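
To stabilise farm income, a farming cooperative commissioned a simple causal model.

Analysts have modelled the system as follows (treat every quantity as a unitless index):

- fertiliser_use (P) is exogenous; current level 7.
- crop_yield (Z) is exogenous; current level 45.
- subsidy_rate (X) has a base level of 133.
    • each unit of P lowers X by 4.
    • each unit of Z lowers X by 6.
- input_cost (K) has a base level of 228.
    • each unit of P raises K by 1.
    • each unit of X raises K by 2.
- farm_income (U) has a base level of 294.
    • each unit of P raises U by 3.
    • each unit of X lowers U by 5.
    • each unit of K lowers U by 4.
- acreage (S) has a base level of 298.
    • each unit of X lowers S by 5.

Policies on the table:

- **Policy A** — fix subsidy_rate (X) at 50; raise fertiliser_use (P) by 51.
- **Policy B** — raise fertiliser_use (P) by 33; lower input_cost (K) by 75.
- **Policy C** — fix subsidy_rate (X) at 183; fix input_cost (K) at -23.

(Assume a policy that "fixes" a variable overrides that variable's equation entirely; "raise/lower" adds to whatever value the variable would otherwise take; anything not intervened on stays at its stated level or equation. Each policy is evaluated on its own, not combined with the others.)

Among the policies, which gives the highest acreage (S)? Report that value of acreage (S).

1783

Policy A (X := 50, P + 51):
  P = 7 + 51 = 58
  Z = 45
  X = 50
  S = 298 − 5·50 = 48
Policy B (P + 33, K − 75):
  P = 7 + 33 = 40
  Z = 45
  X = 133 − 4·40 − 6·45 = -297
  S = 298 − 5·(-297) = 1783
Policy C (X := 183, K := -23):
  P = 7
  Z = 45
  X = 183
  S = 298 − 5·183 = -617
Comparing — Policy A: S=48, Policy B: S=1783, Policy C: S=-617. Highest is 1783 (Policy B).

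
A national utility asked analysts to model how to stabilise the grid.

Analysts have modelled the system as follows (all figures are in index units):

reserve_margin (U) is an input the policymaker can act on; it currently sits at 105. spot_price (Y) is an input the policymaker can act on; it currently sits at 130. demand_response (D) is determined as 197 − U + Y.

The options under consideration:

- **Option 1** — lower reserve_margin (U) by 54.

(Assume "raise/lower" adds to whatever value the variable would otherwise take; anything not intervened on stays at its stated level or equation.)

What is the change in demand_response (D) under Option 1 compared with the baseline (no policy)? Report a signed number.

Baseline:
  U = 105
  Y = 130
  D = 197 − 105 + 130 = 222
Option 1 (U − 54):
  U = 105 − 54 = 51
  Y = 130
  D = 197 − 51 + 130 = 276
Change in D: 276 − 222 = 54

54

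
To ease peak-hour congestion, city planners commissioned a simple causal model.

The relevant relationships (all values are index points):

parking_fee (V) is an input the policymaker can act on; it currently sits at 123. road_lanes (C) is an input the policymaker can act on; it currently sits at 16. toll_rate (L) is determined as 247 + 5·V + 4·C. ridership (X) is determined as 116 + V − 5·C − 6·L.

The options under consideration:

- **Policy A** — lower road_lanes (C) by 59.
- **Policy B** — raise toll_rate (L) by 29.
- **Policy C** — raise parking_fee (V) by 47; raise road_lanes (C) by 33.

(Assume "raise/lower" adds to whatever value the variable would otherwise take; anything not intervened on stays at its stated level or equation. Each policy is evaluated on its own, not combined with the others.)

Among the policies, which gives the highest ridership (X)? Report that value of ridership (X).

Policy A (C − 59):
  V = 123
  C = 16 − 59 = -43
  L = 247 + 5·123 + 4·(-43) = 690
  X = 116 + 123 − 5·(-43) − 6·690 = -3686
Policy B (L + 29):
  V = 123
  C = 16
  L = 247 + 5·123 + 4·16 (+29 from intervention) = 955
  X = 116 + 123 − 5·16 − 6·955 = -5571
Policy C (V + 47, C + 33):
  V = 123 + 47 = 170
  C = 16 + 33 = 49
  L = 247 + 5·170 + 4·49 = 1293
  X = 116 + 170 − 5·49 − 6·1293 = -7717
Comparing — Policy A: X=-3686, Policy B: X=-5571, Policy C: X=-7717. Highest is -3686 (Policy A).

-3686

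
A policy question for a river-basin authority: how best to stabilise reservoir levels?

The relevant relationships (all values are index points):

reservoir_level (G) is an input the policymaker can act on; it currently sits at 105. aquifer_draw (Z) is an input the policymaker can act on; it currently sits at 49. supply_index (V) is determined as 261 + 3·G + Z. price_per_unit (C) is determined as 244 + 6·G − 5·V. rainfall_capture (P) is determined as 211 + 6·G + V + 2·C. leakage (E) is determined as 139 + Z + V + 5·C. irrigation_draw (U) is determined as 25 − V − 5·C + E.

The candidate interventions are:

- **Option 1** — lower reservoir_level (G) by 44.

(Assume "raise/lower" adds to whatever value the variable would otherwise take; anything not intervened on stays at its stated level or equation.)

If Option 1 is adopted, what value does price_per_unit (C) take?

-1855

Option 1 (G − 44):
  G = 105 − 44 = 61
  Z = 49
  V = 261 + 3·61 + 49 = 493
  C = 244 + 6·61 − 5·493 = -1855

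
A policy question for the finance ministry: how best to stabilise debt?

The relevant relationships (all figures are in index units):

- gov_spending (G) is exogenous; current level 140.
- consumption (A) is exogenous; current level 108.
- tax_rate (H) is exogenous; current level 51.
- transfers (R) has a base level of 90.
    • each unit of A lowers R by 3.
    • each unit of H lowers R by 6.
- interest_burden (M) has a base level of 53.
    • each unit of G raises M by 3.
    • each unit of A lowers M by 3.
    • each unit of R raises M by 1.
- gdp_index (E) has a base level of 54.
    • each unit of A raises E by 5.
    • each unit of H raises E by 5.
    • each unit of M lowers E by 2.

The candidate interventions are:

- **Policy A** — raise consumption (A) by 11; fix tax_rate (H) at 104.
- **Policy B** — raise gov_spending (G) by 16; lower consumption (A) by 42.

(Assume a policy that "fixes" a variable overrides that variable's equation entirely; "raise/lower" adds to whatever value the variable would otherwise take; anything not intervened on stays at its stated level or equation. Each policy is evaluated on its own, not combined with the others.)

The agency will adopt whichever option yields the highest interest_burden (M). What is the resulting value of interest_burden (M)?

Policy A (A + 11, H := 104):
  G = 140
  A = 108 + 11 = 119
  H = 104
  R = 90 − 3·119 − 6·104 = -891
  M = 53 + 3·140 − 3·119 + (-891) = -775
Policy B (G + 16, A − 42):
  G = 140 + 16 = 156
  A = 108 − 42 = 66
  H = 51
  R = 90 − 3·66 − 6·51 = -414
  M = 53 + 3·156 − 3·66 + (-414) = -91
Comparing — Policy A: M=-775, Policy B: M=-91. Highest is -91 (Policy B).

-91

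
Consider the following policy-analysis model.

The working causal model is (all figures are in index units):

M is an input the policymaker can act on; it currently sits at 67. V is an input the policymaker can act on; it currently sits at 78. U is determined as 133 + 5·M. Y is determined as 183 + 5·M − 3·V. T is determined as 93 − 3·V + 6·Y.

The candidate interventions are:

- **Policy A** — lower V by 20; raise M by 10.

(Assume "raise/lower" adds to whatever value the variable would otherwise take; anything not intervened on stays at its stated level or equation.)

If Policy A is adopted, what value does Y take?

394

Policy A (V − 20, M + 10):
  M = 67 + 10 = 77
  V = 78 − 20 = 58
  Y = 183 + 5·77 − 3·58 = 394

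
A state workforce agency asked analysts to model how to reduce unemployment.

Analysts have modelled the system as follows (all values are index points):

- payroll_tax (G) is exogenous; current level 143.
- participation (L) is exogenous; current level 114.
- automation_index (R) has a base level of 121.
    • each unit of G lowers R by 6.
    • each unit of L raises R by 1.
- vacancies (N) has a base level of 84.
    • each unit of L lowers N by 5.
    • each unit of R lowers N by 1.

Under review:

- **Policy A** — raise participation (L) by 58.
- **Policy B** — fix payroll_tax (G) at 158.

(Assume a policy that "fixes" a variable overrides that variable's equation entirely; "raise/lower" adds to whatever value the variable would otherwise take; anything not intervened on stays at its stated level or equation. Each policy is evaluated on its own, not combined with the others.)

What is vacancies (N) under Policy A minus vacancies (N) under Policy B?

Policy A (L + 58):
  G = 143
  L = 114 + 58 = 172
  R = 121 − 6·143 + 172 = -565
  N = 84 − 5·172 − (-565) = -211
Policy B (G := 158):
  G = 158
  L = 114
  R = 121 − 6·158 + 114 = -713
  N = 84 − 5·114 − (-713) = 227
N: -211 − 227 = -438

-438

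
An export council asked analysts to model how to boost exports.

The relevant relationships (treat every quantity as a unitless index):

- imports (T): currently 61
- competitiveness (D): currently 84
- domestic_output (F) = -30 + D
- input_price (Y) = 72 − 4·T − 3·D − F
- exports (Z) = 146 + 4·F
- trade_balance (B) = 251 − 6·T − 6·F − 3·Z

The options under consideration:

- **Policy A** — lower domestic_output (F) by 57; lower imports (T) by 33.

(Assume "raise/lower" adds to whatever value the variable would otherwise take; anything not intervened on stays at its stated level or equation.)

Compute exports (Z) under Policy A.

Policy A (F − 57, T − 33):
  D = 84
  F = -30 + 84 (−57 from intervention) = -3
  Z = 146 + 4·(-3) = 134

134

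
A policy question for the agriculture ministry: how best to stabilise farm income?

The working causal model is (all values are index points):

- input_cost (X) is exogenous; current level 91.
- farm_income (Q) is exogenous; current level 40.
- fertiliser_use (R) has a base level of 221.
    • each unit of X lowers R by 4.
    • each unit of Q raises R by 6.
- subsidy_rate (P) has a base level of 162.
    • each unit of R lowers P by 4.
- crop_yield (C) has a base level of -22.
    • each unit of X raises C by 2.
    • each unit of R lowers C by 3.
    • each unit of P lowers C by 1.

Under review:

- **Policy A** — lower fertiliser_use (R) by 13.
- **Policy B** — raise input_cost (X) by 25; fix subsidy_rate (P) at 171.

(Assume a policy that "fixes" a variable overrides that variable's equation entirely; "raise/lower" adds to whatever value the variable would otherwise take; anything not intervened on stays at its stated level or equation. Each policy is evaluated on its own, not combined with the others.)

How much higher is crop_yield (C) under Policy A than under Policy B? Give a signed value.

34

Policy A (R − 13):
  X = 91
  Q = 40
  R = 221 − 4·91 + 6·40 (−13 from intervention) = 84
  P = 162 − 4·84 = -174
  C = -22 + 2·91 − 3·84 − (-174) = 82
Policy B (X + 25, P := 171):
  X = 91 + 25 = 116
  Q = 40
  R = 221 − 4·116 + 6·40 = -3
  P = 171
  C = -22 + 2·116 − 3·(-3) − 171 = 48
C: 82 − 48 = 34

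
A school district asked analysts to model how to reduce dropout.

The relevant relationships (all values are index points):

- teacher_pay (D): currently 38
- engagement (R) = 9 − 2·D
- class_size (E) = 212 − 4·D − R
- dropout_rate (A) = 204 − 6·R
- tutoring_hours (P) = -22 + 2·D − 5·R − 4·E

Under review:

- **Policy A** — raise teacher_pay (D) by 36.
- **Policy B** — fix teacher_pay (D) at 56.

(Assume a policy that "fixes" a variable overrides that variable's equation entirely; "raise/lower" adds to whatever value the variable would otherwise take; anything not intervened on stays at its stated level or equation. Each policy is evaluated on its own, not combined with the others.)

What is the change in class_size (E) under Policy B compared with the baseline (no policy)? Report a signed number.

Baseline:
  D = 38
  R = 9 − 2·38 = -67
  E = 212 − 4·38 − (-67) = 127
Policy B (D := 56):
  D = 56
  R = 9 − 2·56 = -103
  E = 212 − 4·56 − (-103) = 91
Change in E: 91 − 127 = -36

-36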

--

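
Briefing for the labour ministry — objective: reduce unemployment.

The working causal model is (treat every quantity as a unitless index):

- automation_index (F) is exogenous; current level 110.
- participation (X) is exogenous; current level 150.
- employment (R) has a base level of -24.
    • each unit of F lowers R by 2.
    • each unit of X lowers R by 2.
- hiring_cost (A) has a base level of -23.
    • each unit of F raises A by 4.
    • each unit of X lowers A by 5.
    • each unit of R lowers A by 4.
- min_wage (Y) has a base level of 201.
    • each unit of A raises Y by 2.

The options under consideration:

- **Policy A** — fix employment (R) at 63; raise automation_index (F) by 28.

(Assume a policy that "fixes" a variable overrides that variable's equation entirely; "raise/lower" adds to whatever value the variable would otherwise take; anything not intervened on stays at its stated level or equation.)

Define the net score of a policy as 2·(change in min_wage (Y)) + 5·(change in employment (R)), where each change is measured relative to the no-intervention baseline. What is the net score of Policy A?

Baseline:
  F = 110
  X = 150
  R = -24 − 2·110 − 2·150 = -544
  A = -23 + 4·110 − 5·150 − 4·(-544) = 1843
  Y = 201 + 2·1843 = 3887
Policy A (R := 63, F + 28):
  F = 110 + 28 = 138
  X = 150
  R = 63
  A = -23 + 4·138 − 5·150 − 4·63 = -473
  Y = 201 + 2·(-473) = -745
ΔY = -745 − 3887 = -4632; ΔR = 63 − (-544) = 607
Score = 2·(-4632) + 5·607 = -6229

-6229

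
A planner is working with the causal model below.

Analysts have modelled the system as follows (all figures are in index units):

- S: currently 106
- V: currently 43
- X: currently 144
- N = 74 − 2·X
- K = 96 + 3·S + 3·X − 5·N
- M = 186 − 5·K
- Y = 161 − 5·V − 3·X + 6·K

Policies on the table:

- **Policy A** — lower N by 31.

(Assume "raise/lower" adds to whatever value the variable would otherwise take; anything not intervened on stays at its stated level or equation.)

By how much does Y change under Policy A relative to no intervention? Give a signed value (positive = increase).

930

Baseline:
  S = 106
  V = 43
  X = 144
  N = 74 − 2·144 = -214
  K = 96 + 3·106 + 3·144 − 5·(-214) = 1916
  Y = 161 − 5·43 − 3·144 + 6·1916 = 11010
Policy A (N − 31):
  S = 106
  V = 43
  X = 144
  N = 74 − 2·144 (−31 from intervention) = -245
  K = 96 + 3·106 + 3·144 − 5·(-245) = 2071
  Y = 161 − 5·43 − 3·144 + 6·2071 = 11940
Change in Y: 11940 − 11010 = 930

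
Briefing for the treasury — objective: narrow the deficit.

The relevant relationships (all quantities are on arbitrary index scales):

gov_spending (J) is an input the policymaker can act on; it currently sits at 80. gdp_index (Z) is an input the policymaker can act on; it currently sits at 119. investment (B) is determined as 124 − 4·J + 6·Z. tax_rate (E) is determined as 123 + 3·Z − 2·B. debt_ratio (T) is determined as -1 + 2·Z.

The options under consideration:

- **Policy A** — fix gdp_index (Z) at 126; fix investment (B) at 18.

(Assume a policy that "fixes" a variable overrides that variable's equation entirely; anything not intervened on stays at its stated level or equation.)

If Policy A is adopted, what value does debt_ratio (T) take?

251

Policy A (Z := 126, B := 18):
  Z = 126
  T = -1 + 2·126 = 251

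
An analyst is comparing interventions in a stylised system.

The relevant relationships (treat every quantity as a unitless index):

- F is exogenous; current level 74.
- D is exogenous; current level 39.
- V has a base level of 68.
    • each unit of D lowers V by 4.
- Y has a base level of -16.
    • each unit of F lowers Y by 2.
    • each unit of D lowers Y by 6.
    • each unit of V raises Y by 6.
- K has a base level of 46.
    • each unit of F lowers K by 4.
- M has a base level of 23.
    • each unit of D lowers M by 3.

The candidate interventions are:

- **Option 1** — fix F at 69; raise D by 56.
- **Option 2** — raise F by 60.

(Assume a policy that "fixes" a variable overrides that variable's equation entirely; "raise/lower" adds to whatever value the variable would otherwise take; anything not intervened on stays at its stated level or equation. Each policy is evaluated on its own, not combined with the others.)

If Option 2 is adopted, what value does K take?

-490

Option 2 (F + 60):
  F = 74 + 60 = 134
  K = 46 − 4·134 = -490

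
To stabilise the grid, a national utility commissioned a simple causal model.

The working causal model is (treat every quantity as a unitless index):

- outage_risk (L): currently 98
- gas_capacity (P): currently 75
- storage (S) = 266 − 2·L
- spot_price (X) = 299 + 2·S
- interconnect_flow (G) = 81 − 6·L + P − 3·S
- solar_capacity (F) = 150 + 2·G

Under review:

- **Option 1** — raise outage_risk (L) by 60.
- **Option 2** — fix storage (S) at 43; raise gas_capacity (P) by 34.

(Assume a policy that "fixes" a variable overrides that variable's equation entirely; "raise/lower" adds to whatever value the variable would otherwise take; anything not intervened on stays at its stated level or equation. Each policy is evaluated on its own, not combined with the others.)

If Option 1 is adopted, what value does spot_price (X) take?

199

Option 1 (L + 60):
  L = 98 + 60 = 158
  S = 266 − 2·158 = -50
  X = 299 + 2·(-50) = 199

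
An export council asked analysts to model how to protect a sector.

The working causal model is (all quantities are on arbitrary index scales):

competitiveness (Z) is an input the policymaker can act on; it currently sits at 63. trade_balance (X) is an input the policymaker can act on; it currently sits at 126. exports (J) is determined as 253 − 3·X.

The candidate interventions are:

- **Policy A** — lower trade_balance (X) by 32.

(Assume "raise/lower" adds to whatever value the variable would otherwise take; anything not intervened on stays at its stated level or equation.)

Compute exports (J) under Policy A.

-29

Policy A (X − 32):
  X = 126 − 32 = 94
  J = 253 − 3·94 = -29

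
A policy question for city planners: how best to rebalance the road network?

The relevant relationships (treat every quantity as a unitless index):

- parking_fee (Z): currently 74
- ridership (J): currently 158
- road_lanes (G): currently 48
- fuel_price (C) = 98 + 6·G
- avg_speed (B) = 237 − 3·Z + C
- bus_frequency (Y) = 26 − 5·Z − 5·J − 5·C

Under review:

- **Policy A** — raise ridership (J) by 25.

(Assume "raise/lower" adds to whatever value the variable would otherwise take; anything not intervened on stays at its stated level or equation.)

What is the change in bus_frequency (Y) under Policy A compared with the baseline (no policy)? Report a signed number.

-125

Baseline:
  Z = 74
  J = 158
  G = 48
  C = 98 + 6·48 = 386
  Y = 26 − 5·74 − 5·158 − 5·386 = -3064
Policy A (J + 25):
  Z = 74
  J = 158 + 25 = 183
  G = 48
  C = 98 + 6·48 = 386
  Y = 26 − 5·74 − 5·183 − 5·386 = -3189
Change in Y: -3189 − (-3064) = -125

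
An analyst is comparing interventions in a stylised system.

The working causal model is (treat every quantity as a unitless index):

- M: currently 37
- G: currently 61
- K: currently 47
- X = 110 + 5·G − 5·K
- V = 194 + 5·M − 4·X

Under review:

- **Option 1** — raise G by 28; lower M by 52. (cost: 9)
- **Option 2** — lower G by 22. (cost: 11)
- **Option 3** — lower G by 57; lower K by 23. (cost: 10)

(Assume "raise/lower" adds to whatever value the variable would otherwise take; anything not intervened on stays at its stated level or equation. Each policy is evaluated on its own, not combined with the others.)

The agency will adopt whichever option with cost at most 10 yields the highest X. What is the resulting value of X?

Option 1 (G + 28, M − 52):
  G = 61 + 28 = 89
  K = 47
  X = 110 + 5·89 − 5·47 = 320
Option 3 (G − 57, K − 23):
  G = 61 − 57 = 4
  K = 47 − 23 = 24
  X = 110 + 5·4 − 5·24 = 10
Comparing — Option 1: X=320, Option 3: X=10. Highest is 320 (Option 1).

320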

--

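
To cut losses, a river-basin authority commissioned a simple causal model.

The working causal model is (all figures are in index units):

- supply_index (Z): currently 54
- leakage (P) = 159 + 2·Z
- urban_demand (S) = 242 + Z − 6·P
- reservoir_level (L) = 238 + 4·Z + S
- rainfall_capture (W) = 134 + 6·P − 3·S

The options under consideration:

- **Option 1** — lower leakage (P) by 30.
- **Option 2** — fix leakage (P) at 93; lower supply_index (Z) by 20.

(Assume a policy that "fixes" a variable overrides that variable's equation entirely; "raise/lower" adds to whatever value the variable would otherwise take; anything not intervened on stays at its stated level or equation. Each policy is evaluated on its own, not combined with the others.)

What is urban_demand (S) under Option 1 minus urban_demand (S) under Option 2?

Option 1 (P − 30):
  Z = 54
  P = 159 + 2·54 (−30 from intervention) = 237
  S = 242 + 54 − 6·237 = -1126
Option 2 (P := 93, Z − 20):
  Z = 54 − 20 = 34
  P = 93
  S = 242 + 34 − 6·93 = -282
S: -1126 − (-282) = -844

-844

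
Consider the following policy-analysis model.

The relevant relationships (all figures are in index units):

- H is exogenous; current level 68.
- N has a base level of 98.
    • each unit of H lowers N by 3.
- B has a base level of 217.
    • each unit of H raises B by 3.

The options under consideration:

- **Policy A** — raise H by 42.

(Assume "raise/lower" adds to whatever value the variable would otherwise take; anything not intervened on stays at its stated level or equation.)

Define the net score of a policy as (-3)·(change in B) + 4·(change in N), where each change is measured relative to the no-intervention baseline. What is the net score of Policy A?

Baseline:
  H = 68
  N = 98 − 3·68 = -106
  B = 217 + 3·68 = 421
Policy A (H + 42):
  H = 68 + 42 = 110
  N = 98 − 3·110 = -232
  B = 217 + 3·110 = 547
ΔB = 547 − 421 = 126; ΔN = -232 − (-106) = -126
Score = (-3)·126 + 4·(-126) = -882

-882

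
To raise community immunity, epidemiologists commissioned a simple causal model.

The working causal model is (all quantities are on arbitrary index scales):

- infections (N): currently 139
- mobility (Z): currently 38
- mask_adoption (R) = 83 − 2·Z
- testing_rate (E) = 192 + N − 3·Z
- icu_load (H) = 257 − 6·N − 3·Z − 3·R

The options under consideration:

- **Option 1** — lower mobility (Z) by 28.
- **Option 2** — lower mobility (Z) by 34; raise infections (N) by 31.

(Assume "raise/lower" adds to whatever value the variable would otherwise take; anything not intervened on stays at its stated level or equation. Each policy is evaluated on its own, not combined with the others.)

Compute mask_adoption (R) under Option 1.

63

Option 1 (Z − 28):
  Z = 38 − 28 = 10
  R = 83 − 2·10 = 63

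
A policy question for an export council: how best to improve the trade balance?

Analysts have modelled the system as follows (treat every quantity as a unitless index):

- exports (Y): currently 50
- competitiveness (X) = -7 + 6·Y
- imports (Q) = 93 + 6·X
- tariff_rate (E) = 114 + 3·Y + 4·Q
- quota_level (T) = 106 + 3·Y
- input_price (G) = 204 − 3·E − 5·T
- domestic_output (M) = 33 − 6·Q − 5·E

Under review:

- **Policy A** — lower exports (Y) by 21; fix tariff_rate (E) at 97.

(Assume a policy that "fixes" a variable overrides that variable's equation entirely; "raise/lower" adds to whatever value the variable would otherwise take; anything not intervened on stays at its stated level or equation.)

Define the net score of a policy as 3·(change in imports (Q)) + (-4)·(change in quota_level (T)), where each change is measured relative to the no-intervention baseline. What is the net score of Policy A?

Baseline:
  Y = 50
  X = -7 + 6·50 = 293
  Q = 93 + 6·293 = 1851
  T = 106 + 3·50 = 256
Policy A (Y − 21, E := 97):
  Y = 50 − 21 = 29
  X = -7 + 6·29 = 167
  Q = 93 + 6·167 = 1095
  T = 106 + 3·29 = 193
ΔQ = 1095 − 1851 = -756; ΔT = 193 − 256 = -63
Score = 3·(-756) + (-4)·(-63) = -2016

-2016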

--

• _WHAT IS EXPECTED_
Return, unchanged, the run of lines above that opens with the line containing "lowers V by 4." and closes with the line containing "- **Option 1** — fix F at 69; raise D by 56.". Include both.

• _THE ANSWER_
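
    • each unit of D lowers V by 4.
- Y has a base level of -16.
    • each unit of F lowers Y by 2.
    • each unit of D lowers Y by 6.
    • each unit of V raises Y by 6.
- K has a base level of 46.
    • each unit of F lowers K by 4.
- M has a base level of 23.
    • each unit of D lowers M by 3.

The candidate interventions are:

- **Option 1** — fix F at 69; raise D by 56.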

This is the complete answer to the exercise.